What you return must be every line below that includes the word "Extended".

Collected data
--- --- ---

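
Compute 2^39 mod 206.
30

Repeated squaring. Binary of 39 = 100111.
2^1 ≡ 2 (mod 206); 2^2 ≡ 4 (mod 206); 2^4 ≡ 16 (mod 206); 2^8 ≡ 50 (mod 206); 2^16 ≡ 28 (mod 206); 2^32 ≡ 166 (mod 206)
2^39 = 2^1 × 2^2 × 2^4 × 2^32 ≡ 30 (mod 206)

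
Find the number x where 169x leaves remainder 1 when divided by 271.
178

gcd(169, 271) = 1, so the inverse exists.
Extended Euclidean algorithm on (271, 169):
271 = 1 × 169 + 102  ⟹  102 = (1)·271 + (-1)·169
169 = 1 × 102 + 67  ⟹  67 = (-1)·271 + (2)·169
102 = 1 × 67 + 35  ⟹  35 = (2)·271 + (-3)·169
67 = 1 × 35 + 32  ⟹  32 = (-3)·271 + (5)·169
35 = 1 × 32 + 3  ⟹  3 = (5)·271 + (-8)·169
32 = 10 × 3 + 2  ⟹  2 = (-53)·271 + (85)·169
3 = 1 × 2 + 1  ⟹  1 = (58)·271 + (-93)·169
So (-93)·169 ≡ 1 (mod 271), i.e. 169^(-1) ≡ -93 ≡ 178 (mod 271).
Check: 169 × 178 = 30082 ≡ 1 (mod 271)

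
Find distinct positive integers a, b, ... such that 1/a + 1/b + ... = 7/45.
1/7 + 1/79 + 1/24885

Greedy algorithm:
7/45: ceiling(45/7) = 7, use 1/7
4/315: ceiling(315/4) = 79, use 1/79
1/24885: ceiling(24885/1) = 24885, use 1/24885
Result: 7/45 = 1/7 + 1/79 + 1/24885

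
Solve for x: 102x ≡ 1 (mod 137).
90

gcd(102, 137) = 1, so the inverse exists.
Extended Euclidean algorithm on (137, 102):
137 = 1 × 102 + 35  ⟹  35 = (1)·137 + (-1)·102
102 = 2 × 35 + 32  ⟹  32 = (-2)·137 + (3)·102
35 = 1 × 32 + 3  ⟹  3 = (3)·137 + (-4)·102
32 = 10 × 3 + 2  ⟹  2 = (-32)·137 + (43)·102
3 = 1 × 2 + 1  ⟹  1 = (35)·137 + (-47)·102
So (-47)·102 ≡ 1 (mod 137), i.e. 102^(-1) ≡ -47 ≡ 90 (mod 137).
Check: 102 × 90 = 9180 ≡ 1 (mod 137)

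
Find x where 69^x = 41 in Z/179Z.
153

Baby-step giant-step with step n = ⌈√179⌉ = 14.
Baby steps 69^j mod 179 (j:value) for j=0..13: 0:1, 1:69, 2:107, 3:44, 4:172, 5:54, 6:146, 7:50, 8:49, 9:159, 10:52, 11:8, 12:15, 13:140.
Giant-step multiplier: 69^(-14) ≡ 69^(178-14) = 69^164 ≡ 149 (mod 179).
Giant steps γ_i = 41·149^i mod 179: γ_0=41, γ_1=23, γ_2=26, γ_3=115, γ_4=130, γ_5=38, γ_6=113, γ_7=11, γ_8=28, γ_9=55, γ_10=140 (in table at j=13).
x = i·n + j = 10·14 + 13 = 153.
Check: 69^153 ≡ 41 (mod 179).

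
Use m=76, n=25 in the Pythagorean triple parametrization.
(5151, 3800, 6401)

Euclid's formula: a = m² - n², b = 2mn, c = m² + n²
m = 76, n = 25
a = 76² - 25² = 5776 - 625 = 5151
b = 2 × 76 × 25 = 3800
c = 76² + 25² = 5776 + 625 = 6401
Verification: 5151² + 3800² = 26532801 + 14440000 = 40972801 = 6401² ✓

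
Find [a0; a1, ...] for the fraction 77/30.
[2; 1, 1, 3, 4]

Euclidean algorithm steps:
77 = 2 × 30 + 17
30 = 1 × 17 + 13
17 = 1 × 13 + 4
13 = 3 × 4 + 1
4 = 4 × 1 + 0
Continued fraction: [2; 1, 1, 3, 4]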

--- --- ---

### Exercise solution
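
Extended Euclidean algorithm on (271, 169):
Extended Euclidean algorithm on (137, 102):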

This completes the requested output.